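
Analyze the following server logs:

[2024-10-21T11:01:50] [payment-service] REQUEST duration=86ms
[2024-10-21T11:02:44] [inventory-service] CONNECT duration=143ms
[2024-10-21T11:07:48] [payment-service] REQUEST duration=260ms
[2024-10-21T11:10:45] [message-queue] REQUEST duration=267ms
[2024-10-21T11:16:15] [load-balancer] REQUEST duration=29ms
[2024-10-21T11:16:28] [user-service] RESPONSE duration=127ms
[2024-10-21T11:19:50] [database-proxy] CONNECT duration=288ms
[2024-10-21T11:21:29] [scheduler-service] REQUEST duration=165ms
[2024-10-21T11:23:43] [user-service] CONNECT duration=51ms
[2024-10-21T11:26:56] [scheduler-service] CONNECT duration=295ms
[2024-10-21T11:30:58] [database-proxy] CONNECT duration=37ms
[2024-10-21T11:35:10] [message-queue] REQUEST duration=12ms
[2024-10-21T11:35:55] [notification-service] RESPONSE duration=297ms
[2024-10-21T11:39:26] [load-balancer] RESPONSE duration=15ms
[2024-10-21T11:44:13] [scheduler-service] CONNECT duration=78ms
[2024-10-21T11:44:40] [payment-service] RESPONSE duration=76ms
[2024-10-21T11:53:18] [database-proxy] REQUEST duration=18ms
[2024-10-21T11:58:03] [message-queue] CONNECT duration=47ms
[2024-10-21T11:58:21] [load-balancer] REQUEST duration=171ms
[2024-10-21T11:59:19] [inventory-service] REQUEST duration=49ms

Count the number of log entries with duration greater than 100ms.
9

To count timeouts:

1. Threshold: 100ms
2. Extract duration from each log entry
3. Count entries where duration > 100
4. Timeout count: 9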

^^^^

**WHAT TO DO:** Working from the material above, restate word for word the lines between the line with "[2024-10-21T11:30:58] [database-proxy] CONNECT" and the line with "[2024-10-21T11:58:21] [load-balancer] REQUEST", both included, and only those.

**WRITTEN ANSWER:**
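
[2024-10-21T11:30:58] [database-proxy] CONNECT duration=37ms
[2024-10-21T11:35:10] [message-queue] REQUEST duration=12ms
[2024-10-21T11:35:55] [notification-service] RESPONSE duration=297ms
[2024-10-21T11:39:26] [load-balancer] RESPONSE duration=15ms
[2024-10-21T11:44:13] [scheduler-service] CONNECT duration=78ms
[2024-10-21T11:44:40] [payment-service] RESPONSE duration=76ms
[2024-10-21T11:53:18] [database-proxy] REQUEST duration=18ms
[2024-10-21T11:58:03] [message-queue] CONNECT duration=47ms
[2024-10-21T11:58:21] [load-balancer] REQUEST duration=171ms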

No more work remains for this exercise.